**Task brief:**
Below are some records; output exactly the lines from the line with "δ(q1, b) = (q2, a, 0)" to the line with "Start configuration: tape", both ends kept, and nothing more.

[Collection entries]
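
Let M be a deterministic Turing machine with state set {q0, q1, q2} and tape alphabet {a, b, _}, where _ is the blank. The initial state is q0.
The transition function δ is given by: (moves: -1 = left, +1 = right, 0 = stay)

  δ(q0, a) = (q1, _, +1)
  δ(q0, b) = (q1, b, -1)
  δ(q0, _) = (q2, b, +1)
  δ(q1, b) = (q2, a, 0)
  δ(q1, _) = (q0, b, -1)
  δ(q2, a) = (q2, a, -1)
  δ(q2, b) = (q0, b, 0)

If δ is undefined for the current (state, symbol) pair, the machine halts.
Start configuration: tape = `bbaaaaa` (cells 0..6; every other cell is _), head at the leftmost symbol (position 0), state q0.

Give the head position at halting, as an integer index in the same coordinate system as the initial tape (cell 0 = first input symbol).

state=q0 head=0 tape=___[b]baaaaa   (q0,b)→(q1,b,-1)
state=q1 head=-1 tape=__[_]bbaaaaa   (q1,_)→(q0,b,-1)
state=q0 head=-2 tape=_[_]bbbaaaaa   (q0,_)→(q2,b,+1)
state=q2 head=-1 tape=_b[b]bbaaaaa   (q2,b)→(q0,b,0)
state=q0 head=-1 tape=_b[b]bbaaaaa   (q0,b)→(q1,b,-1)
state=q1 head=-2 tape=_[b]bbbaaaaa   (q1,b)→(q2,a,0)
state=q2 head=-2 tape=_[a]bbbaaaaa   (q2,a)→(q2,a,-1)
state=q2 head=-3 tape=[_]abbbaaaaa
At halt the head is at cell -3.

-3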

**Result:**
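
  δ(q1, b) = (q2, a, 0)
  δ(q1, _) = (q0, b, -1)
  δ(q2, a) = (q2, a, -1)
  δ(q2, b) = (q0, b, 0)

If δ is undefined for the current (state, symbol) pair, the machine halts.
Start configuration: tape = `bbaaaaa` (cells 0..6; every other cell is _), head at the leftmost symbol (position 0), state q0.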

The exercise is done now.